| DATA UNDER STUDY |

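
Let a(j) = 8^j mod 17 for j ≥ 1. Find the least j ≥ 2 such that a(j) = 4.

6

We have a(1) = 8; a(2) = 13; a(3) = 2; a(4) = 16; a(5) = 9; a(6) = 4; a(7) = 15; a(8) = 1; a(9) = 8.
The sequence repeats with period 8.
The value 4 first appears (with j ≥ 2) at a(6).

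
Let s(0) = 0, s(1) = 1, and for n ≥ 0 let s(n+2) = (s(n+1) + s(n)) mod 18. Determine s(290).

We have s(0) = 0,  s(1) = 1,  s(2) = 1,  s(3) = 2,  s(4) = 3,  s(5) = 5,  s(6) = 8,  s(7) = 13,  s(8) = 3,  s(9) = 16,  s(10) = 1,  s(11) = 17,  s(12) = 0,  s(13) = 17,  s(14) = 17,  s(15) = 16,  s(16) = 15,  s(17) = 13,  s(18) = 10,  s(19) = 5,  s(20) = 15,  s(21) = 2,  s(22) = 17,  s(23) = 1,  s(24) = 0,  s(25) = 1.
Since (s(24), s(25)) = (s(0), s(1)) = (0, 1) (two consecutive terms determine the rest), the sequence is periodic with period 24.
(290 - 0) mod 24 = 2, so s(290) = s(2) = 1.

1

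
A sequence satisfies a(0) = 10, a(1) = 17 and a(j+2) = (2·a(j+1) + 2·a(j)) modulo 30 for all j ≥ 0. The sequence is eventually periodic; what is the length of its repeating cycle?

24

a(0) = 10, a(1) = 17, a(2) = 24, a(3) = 22, a(4) = 2, a(5) = 18, a(6) = 10, a(7) = 26, a(8) = 12, a(9) = 16, a(10) = 26, a(11) = 24, a(12) = 10, a(13) = 8, a(14) = 6, a(15) = 28, a(16) = 8, a(17) = 12, a(18) = 10, a(19) = 14, a(20) = 18, a(21) = 4, a(22) = 14, a(23) = 6, a(24) = 10, a(25) = 2, a(26) = 24, a(27) = 22.
Since (a(26), a(27)) = (a(2), a(3)) = (24, 22) (two consecutive terms determine the rest), the sequence is eventually periodic: after a pre-period of length 2 it cycles with period 24.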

| TASK DETAILS |
Write out word for word every line from the one containing "A sequence satisfies" through the last line of the data, and no other line.

| ANSWER BOX |
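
A sequence satisfies a(0) = 10, a(1) = 17 and a(j+2) = (2·a(j+1) + 2·a(j)) modulo 30 for all j ≥ 0. The sequence is eventually periodic; what is the length of its repeating cycle?

24

a(0) = 10, a(1) = 17, a(2) = 24, a(3) = 22, a(4) = 2, a(5) = 18, a(6) = 10, a(7) = 26, a(8) = 12, a(9) = 16, a(10) = 26, a(11) = 24, a(12) = 10, a(13) = 8, a(14) = 6, a(15) = 28, a(16) = 8, a(17) = 12, a(18) = 10, a(19) = 14, a(20) = 18, a(21) = 4, a(22) = 14, a(23) = 6, a(24) = 10, a(25) = 2, a(26) = 24, a(27) = 22.
Since (a(26), a(27)) = (a(2), a(3)) = (24, 22) (two consecutive terms determine the rest), the sequence is eventually periodic: after a pre-period of length 2 it cycles with period 24.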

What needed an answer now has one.